Saved entries
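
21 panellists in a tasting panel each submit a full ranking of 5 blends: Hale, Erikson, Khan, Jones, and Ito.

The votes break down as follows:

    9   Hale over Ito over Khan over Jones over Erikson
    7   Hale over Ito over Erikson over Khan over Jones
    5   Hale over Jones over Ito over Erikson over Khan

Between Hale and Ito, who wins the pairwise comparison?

Hale

Ballots ranking Hale above Ito: 9+7+5 = 21.
Ballots ranking Ito above Hale: 0.
Hale wins the head-to-head, 21–0.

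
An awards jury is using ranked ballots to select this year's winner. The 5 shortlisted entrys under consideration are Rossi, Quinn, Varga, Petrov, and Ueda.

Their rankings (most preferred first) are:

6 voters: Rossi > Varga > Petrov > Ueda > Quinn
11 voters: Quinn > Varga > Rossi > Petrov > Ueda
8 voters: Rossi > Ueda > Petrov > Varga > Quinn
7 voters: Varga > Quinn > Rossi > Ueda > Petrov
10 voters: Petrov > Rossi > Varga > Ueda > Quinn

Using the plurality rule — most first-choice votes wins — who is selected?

First-place vote totals:
  Rossi: 14
  Quinn: 11
  Varga: 7
  Petrov: 10
  Ueda: 0
Rossi has the most first-place votes.

Rossi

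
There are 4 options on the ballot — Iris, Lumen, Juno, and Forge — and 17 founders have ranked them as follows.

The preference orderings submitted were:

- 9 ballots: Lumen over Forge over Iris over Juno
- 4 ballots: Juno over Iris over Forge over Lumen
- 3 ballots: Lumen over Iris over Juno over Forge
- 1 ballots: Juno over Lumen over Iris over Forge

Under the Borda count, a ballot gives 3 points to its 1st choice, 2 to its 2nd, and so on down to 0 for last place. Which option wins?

Borda scores:
  Iris: 9·1 + 4·2 + 3·2 + 1 = 24
  Lumen: 9·3 + 4·0 + 3·3 + 2 = 38
  Juno: 9·0 + 4·3 + 3·1 + 3 = 18
  Forge: 9·2 + 4·1 + 3·0 + 0 = 22
Lumen has the highest total.

Lumen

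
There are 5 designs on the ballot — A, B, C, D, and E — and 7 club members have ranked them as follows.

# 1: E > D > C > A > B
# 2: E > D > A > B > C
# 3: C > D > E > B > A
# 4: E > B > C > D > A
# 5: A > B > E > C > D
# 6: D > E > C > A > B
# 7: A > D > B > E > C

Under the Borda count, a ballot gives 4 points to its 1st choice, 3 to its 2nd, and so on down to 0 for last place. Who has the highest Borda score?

Borda scores:
  A: 1 + 2 + 0 + 0 + 4 + 1 + 4 = 12
  B: 0 + 1 + 1 + 3 + 3 + 0 + 2 = 10
  C: 2 + 0 + 4 + 2 + 1 + 2 + 0 = 11
  D: 3 + 3 + 3 + 1 + 0 + 4 + 3 = 17
  E: 4 + 4 + 2 + 4 + 2 + 3 + 1 = 20
E has the highest total.

E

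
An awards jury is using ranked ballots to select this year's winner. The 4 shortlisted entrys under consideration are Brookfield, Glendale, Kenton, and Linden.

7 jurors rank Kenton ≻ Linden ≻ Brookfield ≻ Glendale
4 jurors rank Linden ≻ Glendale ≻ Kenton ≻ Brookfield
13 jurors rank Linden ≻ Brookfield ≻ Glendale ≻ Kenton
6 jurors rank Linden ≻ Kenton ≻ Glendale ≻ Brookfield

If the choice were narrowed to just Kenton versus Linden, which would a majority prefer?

Linden

Ballots ranking Kenton above Linden: 7.
Ballots ranking Linden above Kenton: 4+13+6 = 23.
Linden wins the head-to-head, 23–7.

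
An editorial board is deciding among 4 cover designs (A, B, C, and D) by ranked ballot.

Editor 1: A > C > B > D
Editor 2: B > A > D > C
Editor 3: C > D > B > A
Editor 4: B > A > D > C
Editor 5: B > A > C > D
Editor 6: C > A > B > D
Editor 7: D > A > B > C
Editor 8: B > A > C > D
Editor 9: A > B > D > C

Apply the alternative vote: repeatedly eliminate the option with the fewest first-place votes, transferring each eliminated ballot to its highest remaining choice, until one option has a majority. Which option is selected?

Round 1: B 4, A 2, C 2, D 1. D has the fewest and is eliminated.
Round 2: B 4, A 3, C 2. C has the fewest and is eliminated.
Round 3: B 5, A 4. B has a majority.

B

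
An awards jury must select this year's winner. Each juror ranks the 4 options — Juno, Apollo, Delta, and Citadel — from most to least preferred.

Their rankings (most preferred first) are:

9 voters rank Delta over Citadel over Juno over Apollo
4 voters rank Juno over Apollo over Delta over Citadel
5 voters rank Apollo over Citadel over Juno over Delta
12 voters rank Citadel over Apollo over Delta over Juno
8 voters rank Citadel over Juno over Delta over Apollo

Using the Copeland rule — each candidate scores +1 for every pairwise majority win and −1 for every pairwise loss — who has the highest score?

Citadel

Pairwise results:
  Juno vs Apollo: Juno wins 21–17.
  Juno vs Delta: Delta wins 21–17.
  Juno vs Citadel: Citadel wins 34–4.
  Apollo vs Delta: Apollo wins 21–17.
  Apollo vs Citadel: Citadel wins 29–9.
  Delta vs Citadel: Citadel wins 25–13.
Copeland scores (wins − losses):
  Juno: 1 − 2 = -1
  Apollo: 1 − 2 = -1
  Delta: 1 − 2 = -1
  Citadel: 3 − 0 = 3
Citadel has the best Copeland score.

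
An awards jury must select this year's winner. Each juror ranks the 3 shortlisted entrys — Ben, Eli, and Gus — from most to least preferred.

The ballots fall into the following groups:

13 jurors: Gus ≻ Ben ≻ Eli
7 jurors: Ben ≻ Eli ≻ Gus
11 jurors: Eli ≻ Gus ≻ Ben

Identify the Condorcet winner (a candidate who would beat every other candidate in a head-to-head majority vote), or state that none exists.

Head-to-head results (31 voters total):
Ben vs Eli: Ben wins 20–11.
Ben vs Gus: Gus wins 24–7.
Eli vs Gus: Eli wins 18–13.
No candidate beats all others: Ben beats Eli beats Gus beats Ben, a majority cycle.

No Condorcet winner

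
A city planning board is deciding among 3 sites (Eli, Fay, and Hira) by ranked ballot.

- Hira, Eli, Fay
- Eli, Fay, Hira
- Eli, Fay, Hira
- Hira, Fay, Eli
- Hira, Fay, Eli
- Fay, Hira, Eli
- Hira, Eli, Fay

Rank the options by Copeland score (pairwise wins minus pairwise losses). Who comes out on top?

Pairwise results:
  Eli vs Fay: Eli wins 4–3.
  Eli vs Hira: Hira wins 5–2.
  Fay vs Hira: Hira wins 4–3.
Copeland scores (wins − losses):
  Eli: 1 − 1 = 0
  Fay: 0 − 2 = -2
  Hira: 2 − 0 = 2
Hira has the best Copeland score.

Hira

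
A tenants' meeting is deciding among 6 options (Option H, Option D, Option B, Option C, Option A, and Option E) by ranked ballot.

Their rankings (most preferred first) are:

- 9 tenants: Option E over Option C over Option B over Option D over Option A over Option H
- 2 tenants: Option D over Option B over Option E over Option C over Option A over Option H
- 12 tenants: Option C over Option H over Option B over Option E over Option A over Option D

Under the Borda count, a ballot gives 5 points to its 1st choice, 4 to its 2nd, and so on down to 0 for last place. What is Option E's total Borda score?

75

Borda scores:
  Option H: 9·0 + 2·0 + 12·4 = 48
  Option D: 9·2 + 2·5 + 12·0 = 28
  Option B: 9·3 + 2·4 + 12·3 = 71
  Option C: 9·4 + 2·2 + 12·5 = 100
  Option A: 9·1 + 2·1 + 12·1 = 23
  Option E: 9·5 + 2·3 + 12·2 = 75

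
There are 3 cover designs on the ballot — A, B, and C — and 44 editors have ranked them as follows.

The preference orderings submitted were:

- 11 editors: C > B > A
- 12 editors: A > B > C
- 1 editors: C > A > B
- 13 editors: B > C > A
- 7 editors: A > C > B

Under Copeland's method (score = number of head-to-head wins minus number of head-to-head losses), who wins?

Pairwise results:
  A vs B: B wins 24–20.
  A vs C: C wins 25–19.
  B vs C: B wins 25–19.
Copeland scores (wins − losses):
  A: 0 − 2 = -2
  B: 2 − 0 = 2
  C: 1 − 1 = 0
B has the best Copeland score.

B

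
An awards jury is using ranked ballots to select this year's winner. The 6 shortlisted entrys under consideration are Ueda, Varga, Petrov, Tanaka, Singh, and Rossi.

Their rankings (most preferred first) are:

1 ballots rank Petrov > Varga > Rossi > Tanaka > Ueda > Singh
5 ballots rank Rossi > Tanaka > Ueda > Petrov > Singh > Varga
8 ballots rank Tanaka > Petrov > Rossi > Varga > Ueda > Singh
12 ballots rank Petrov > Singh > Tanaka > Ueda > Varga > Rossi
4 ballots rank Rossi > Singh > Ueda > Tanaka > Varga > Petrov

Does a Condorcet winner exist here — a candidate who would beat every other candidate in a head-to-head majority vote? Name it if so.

No Condorcet winner

Head-to-head results (30 voters total):
Ueda vs Varga: Ueda wins 21–9.
Ueda vs Petrov: Petrov wins 21–9.
Ueda vs Tanaka: Tanaka wins 26–4.
Ueda vs Singh: Singh wins 16–14.
Ueda vs Rossi: Rossi wins 18–12.
Varga vs Petrov: Petrov wins 26–4.
Varga vs Tanaka: Tanaka wins 29–1.
Varga vs Singh: Singh wins 21–9.
Varga vs Rossi: Rossi wins 17–13.
Petrov vs Tanaka: Tanaka wins 17–13.
Petrov vs Singh: Petrov wins 26–4.
Petrov vs Rossi: Petrov wins 21–9.
Tanaka vs Singh: Singh wins 16–14.
Tanaka vs Rossi: Tanaka wins 20–10.
Singh vs Rossi: Rossi wins 18–12.
No candidate beats all others: Petrov beats Singh beats Tanaka beats Petrov, a majority cycle.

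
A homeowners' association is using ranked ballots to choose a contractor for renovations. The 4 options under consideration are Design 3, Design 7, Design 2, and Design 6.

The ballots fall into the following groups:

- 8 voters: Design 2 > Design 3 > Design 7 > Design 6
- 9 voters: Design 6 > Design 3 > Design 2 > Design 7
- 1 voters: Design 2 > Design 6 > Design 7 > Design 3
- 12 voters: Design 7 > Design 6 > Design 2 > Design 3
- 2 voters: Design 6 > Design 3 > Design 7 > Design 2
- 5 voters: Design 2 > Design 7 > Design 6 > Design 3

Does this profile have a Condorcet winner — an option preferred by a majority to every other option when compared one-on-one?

Head-to-head results (37 voters total):
Design 3 vs Design 7: Design 3 wins 19–18.
Design 3 vs Design 2: Design 2 wins 26–11.
Design 3 vs Design 6: Design 6 wins 29–8.
Design 7 vs Design 2: Design 2 wins 23–14.
Design 7 vs Design 6: Design 7 wins 25–12.
Design 2 vs Design 6: Design 6 wins 23–14.
No candidate beats all others: Design 3 beats Design 7 beats Design 6 beats Design 3, a majority cycle.

No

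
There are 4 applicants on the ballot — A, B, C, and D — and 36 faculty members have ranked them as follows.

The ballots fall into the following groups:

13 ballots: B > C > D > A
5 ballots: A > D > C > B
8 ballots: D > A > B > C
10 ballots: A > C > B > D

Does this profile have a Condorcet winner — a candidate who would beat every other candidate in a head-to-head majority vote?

No

Head-to-head results (36 voters total):
A vs B: A wins 23–13.
A vs C: A wins 23–13.
A vs D: D wins 21–15.
B vs C: B wins 21–15.
B vs D: B wins 23–13.
C vs D: C wins 23–13.
No candidate beats all others: A beats B beats D beats A, a majority cycle.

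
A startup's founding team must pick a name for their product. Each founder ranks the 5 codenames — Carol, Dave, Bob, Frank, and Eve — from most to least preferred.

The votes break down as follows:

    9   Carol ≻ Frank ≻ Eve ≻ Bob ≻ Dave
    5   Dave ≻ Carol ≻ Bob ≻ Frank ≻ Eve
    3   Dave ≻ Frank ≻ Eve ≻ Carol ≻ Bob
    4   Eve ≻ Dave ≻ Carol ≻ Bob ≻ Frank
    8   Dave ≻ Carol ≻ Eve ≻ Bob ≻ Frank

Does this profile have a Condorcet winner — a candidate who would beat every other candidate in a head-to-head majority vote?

Yes

Head-to-head results (29 voters total):
Carol vs Dave: Dave wins 20–9.
Carol vs Bob: Carol wins 29–0.
Carol vs Frank: Carol wins 26–3.
Carol vs Eve: Carol wins 22–7.
Dave vs Bob: Dave wins 20–9.
Dave vs Frank: Dave wins 20–9.
Dave vs Eve: Dave wins 16–13.
Bob vs Frank: Bob wins 17–12.
Bob vs Eve: Eve wins 24–5.
Frank vs Eve: Frank wins 17–12.
Dave beats each rival — Carol (20–9), Bob (20–9), Frank (20–9), Eve (16–13) — so Dave is the Condorcet winner.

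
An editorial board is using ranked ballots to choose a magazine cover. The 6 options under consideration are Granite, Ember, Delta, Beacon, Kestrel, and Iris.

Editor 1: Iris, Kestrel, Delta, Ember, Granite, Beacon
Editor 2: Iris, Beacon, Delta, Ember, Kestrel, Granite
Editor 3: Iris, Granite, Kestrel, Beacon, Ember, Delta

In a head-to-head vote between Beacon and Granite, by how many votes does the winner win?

Ballots ranking Beacon above Granite: 1.
Ballots ranking Granite above Beacon: 2.
Granite wins 2–1, a margin of 1.

1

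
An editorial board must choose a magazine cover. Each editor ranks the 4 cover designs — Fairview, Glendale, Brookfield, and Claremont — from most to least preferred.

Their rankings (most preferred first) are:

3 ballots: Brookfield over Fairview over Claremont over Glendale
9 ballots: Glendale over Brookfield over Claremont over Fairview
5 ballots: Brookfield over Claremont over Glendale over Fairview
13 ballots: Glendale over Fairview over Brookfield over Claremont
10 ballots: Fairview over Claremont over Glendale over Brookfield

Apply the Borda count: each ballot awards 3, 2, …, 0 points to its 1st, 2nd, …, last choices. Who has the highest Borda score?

Glendale

Borda scores:
  Fairview: 3·2 + 9·0 + 5·0 + 13·2 + 10·3 = 62
  Glendale: 3·0 + 9·3 + 5·1 + 13·3 + 10·1 = 81
  Brookfield: 3·3 + 9·2 + 5·3 + 13·1 + 10·0 = 55
  Claremont: 3·1 + 9·1 + 5·2 + 13·0 + 10·2 = 42
Glendale has the highest total.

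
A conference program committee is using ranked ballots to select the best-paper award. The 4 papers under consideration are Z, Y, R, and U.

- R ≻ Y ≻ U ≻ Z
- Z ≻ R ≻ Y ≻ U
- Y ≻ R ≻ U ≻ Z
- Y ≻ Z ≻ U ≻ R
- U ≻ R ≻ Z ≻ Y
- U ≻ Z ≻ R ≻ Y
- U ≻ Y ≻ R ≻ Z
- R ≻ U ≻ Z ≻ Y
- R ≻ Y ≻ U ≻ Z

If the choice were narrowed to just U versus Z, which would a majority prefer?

Ballots ranking U above Z: 7.
Ballots ranking Z above U: 2.
U wins the head-to-head, 7–2.

U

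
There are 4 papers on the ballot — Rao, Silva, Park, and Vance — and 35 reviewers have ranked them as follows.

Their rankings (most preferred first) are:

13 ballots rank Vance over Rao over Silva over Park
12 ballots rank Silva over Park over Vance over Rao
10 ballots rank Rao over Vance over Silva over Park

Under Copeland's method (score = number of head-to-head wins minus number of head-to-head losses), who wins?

Vance

Pairwise results:
  Rao vs Silva: Rao wins 23–12.
  Rao vs Park: Rao wins 23–12.
  Rao vs Vance: Vance wins 25–10.
  Silva vs Park: Silva wins 35–0.
  Silva vs Vance: Vance wins 23–12.
  Park vs Vance: Vance wins 23–12.
Copeland scores (wins − losses):
  Rao: 2 − 1 = 1
  Silva: 1 − 2 = -1
  Park: 0 − 3 = -3
  Vance: 3 − 0 = 3
Vance has the best Copeland score.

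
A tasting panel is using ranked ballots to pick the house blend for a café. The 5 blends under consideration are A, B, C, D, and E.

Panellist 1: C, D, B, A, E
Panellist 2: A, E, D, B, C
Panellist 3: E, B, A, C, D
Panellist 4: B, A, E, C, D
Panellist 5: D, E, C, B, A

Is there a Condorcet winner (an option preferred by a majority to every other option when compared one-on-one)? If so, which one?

Head-to-head results (5 voters total):
A vs B: B wins 4–1.
A vs C: A wins 3–2.
A vs D: A wins 3–2.
A vs E: A wins 3–2.
B vs C: B wins 3–2.
B vs D: D wins 3–2.
B vs E: E wins 3–2.
C vs D: C wins 3–2.
C vs E: E wins 4–1.
D vs E: E wins 3–2.
No candidate beats all others: A beats D beats B beats A, a majority cycle.

No Condorcet winner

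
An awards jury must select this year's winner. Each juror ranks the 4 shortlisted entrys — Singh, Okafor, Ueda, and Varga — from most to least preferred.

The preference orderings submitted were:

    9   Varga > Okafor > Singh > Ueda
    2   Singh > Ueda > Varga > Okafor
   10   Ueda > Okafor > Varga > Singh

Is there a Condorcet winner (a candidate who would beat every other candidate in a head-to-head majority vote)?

No

Head-to-head results (21 voters total):
Singh vs Okafor: Okafor wins 19–2.
Singh vs Ueda: Singh wins 11–10.
Singh vs Varga: Varga wins 19–2.
Okafor vs Ueda: Ueda wins 12–9.
Okafor vs Varga: Varga wins 11–10.
Ueda vs Varga: Ueda wins 12–9.
No candidate beats all others: Singh beats Ueda beats Okafor beats Singh, a majority cycle.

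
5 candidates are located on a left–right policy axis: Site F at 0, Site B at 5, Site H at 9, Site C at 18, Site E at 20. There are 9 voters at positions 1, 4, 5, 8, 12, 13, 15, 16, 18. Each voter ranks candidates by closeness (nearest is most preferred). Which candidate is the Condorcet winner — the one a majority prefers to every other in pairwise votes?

Site H

With single-peaked preferences on a line, the Condorcet winner is the candidate closest to the median voter.
The median voter (position 12) is closest to Site H at 9.
Check: Site H vs Site F — voters closer to Site H: 7 of 9.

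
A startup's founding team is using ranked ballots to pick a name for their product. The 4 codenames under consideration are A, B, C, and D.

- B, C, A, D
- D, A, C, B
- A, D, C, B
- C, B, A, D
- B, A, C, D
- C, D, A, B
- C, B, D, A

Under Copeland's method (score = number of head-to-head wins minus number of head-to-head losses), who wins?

Pairwise results:
  A vs B: B wins 4–3.
  A vs C: C wins 4–3.
  A vs D: A wins 4–3.
  B vs C: C wins 5–2.
  B vs D: B wins 4–3.
  C vs D: C wins 5–2.
Copeland scores (wins − losses):
  A: 1 − 2 = -1
  B: 2 − 1 = 1
  C: 3 − 0 = 3
  D: 0 − 3 = -3
C has the best Copeland score.

C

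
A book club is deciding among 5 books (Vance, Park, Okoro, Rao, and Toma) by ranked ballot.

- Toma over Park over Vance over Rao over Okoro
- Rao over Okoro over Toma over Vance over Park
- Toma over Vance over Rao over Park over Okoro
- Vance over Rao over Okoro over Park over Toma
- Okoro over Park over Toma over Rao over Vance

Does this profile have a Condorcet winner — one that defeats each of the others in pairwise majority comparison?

Head-to-head results (5 voters total):
Vance vs Park: Vance wins 3–2.
Vance vs Okoro: Vance wins 3–2.
Vance vs Rao: Vance wins 3–2.
Vance vs Toma: Toma wins 4–1.
Park vs Okoro: Okoro wins 3–2.
Park vs Rao: Rao wins 3–2.
Park vs Toma: Toma wins 3–2.
Okoro vs Rao: Rao wins 4–1.
Okoro vs Toma: Okoro wins 3–2.
Rao vs Toma: Toma wins 3–2.
No candidate beats all others: Vance beats Okoro beats Toma beats Vance, a majority cycle.

No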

What the task asks: All that should be written out is the stretch of lines above between the one holding "A conference program" and the one holding "There are 4 papers", inclusive, exactly as given.

Answer for the task:
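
A conference program committee is using ranked ballots to select the best-paper award. The 4 papers under consideration are Z, Y, R, and U.

- R ≻ Y ≻ U ≻ Z
- Z ≻ R ≻ Y ≻ U
- Y ≻ R ≻ U ≻ Z
- Y ≻ Z ≻ U ≻ R
- U ≻ R ≻ Z ≻ Y
- U ≻ Z ≻ R ≻ Y
- U ≻ Y ≻ R ≻ Z
- R ≻ U ≻ Z ≻ Y
- R ≻ Y ≻ U ≻ Z

If the choice were narrowed to just U versus Z, which would a majority prefer?

Ballots ranking U above Z: 7.
Ballots ranking Z above U: 2.
U wins the head-to-head, 7–2.

U

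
There are 4 papers on the ballot — Rao, Silva, Park, and Vance — and 35 reviewers have ranked them as follows.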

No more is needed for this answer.